- **What you need to do**
All of the entries below must be copied out exactly.

- **Records provided**
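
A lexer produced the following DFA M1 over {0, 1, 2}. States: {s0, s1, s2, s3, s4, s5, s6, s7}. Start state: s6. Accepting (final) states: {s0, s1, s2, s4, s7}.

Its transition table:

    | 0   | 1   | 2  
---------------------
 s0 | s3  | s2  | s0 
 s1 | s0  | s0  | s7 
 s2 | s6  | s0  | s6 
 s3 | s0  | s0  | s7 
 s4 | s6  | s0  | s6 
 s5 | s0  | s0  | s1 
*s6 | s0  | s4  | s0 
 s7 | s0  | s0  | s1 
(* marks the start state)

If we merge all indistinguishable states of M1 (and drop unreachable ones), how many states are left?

5

States {s5} cannot be reached from the start state, so discard them.
Initial partition by acceptance: {s0,s1,s2,s4,s7} | {s3,s6}.
On input 0, block {s0,s1,s2,s4,s7} splits into {s0,s2,s4} and {s1,s7}.
On input 2, block {s0,s2,s4} splits into {s2,s4} and {s0}.
On input 1, block {s3,s6} splits into {s3} and {s6}.
The partition is now stable with 5 blocks: {s2,s4} | {s3} | {s1,s7} | {s0} | {s6}.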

- **Written response**
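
A lexer produced the following DFA M1 over {0, 1, 2}. States: {s0, s1, s2, s3, s4, s5, s6, s7}. Start state: s6. Accepting (final) states: {s0, s1, s2, s4, s7}.

Its transition table:

    | 0   | 1   | 2  
---------------------
 s0 | s3  | s2  | s0 
 s1 | s0  | s0  | s7 
 s2 | s6  | s0  | s6 
 s3 | s0  | s0  | s7 
 s4 | s6  | s0  | s6 
 s5 | s0  | s0  | s1 
*s6 | s0  | s4  | s0 
 s7 | s0  | s0  | s1 
(* marks the start state)

If we merge all indistinguishable states of M1 (and drop unreachable ones), how many states are left?

5

States {s5} cannot be reached from the start state, so discard them.
Initial partition by acceptance: {s0,s1,s2,s4,s7} | {s3,s6}.
On input 0, block {s0,s1,s2,s4,s7} splits into {s0,s2,s4} and {s1,s7}.
On input 2, block {s0,s2,s4} splits into {s2,s4} and {s0}.
On input 1, block {s3,s6} splits into {s3} and {s6}.
The partition is now stable with 5 blocks: {s2,s4} | {s3} | {s1,s7} | {s0} | {s6}.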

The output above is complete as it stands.